Each record is to be duplicated exactly, with nothing added.

--- Records ---

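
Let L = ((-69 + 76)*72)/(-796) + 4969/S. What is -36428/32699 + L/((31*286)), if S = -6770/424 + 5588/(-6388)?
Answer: -188722637512075675/164480030349374597 ≈ -1.1474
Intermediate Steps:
S = -5702009/338564 (S = -6770*1/424 + 5588*(-1/6388) = -3385/212 - 1397/1597 = -5702009/338564 ≈ -16.842)
L = -335501031818/1134699791 (L = ((-69 + 76)*72)/(-796) + 4969/(-5702009/338564) = (7*72)*(-1/796) + 4969*(-338564/5702009) = 504*(-1/796) - 1682324516/5702009 = -126/199 - 1682324516/5702009 = -335501031818/1134699791 ≈ -295.67)
-36428/32699 + L/((31*286)) = -36428/32699 - 335501031818/(1134699791*(31*286)) = -36428*1/32699 - 335501031818/1134699791/8866 = -36428/32699 - 335501031818/1134699791*1/8866 = -36428/32699 - 167750515909/5030124173503 = -188722637512075675/164480030349374597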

---

Exercise answer:
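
Let L = ((-69 + 76)*72)/(-796) + 4969/S. What is -36428/32699 + L/((31*286)), if S = -6770/424 + 5588/(-6388)?
Answer: -188722637512075675/164480030349374597 ≈ -1.1474
Intermediate Steps:
S = -5702009/338564 (S = -6770*1/424 + 5588*(-1/6388) = -3385/212 - 1397/1597 = -5702009/338564 ≈ -16.842)
L = -335501031818/1134699791 (L = ((-69 + 76)*72)/(-796) + 4969/(-5702009/338564) = (7*72)*(-1/796) + 4969*(-338564/5702009) = 504*(-1/796) - 1682324516/5702009 = -126/199 - 1682324516/5702009 = -335501031818/1134699791 ≈ -295.67)
-36428/32699 + L/((31*286)) = -36428/32699 - 335501031818/(1134699791*(31*286)) = -36428*1/32699 - 335501031818/1134699791/8866 = -36428/32699 - 335501031818/1134699791*1/8866 = -36428/32699 - 167750515909/5030124173503 = -188722637512075675/164480030349374597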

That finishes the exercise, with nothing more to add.